▸ **Your goal**
In the material below, find each line with the string "over" and copy it.
Segment Open
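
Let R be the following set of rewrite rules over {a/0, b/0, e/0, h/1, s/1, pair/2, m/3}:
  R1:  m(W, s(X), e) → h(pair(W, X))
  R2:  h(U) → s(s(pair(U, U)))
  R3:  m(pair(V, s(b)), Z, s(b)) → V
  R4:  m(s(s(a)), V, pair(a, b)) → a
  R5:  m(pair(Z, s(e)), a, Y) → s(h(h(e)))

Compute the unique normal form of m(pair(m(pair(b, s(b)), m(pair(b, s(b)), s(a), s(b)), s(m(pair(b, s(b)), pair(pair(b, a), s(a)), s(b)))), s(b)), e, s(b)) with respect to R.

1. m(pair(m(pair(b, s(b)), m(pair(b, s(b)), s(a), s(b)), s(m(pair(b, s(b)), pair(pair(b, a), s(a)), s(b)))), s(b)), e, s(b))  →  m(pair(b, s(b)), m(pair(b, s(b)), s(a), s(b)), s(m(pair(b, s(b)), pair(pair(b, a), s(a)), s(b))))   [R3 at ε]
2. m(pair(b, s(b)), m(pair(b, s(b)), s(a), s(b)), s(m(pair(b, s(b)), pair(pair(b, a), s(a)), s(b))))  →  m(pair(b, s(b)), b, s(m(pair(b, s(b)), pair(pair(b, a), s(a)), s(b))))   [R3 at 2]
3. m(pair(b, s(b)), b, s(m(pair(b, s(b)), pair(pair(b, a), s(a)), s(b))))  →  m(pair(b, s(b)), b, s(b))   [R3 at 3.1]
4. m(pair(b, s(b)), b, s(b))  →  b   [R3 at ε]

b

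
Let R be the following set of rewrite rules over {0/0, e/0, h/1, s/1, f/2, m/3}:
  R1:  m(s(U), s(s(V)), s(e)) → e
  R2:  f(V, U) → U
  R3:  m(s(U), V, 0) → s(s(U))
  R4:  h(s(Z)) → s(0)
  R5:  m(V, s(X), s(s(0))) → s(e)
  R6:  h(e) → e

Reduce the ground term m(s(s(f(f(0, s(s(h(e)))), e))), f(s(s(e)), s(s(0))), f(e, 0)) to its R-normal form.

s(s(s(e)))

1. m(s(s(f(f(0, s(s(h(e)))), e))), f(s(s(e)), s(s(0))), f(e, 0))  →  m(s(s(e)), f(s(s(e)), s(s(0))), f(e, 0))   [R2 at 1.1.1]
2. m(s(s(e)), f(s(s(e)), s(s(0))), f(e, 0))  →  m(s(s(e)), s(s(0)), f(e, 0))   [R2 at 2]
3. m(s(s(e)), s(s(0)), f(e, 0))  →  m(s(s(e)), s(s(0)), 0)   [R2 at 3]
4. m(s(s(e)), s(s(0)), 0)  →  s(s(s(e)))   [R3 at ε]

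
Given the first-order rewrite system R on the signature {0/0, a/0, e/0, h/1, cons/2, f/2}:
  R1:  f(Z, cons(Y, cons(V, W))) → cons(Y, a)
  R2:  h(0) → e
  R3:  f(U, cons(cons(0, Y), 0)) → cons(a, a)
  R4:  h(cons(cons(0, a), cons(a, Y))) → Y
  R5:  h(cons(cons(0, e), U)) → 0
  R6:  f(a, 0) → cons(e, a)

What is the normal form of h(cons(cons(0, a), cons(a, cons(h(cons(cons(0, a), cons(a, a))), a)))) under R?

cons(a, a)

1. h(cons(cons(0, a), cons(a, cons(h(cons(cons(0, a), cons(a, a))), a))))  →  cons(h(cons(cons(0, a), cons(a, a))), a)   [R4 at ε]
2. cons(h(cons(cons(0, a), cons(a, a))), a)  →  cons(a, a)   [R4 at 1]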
Segment Closed
Segment Open
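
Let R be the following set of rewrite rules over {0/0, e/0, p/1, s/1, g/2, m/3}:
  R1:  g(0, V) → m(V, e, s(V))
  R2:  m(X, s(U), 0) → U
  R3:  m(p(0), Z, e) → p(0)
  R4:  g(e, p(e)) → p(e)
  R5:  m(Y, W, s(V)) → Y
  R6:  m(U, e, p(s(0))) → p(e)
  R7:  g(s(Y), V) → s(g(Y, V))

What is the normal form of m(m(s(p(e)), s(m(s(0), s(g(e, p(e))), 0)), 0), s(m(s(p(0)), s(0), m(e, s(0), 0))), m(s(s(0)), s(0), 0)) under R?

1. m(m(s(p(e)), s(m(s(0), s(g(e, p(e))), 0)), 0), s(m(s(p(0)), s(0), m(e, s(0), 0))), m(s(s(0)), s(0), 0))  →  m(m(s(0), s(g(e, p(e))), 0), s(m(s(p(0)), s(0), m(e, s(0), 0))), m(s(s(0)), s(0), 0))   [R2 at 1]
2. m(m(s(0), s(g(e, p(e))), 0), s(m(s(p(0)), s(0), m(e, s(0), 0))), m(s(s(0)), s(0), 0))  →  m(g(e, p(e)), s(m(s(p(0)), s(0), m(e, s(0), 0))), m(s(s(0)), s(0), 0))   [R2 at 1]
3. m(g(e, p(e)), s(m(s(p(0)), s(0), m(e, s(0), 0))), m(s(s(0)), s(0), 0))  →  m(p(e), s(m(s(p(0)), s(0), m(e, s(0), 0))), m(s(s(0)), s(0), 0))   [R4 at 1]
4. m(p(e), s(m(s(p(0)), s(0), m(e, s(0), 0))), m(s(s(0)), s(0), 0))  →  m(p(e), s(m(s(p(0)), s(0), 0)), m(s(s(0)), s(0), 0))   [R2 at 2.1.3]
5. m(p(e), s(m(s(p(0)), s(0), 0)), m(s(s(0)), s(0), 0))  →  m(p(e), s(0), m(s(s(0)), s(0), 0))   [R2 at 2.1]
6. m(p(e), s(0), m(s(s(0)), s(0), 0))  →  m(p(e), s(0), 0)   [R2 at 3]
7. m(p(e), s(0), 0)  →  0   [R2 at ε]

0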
Segment Closed
Segment Open
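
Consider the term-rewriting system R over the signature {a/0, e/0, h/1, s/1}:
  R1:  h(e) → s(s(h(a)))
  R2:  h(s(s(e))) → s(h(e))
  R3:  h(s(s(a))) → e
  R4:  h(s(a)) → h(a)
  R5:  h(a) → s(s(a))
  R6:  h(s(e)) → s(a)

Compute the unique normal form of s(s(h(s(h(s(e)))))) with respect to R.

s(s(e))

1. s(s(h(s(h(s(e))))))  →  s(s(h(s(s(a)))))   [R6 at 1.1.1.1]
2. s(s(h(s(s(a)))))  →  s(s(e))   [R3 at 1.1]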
Segment Closed
▸ **Finished exercise**
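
Let R be the following set of rewrite rules over {a/0, b/0, e/0, h/1, s/1, pair/2, m/3}:
Let R be the following set of rewrite rules over {0/0, e/0, h/1, s/1, f/2, m/3}:
Let R be the following set of rewrite rules over {0/0, e/0, p/1, s/1, g/2, m/3}:
Consider the term-rewriting system R over the signature {a/0, e/0, h/1, s/1}: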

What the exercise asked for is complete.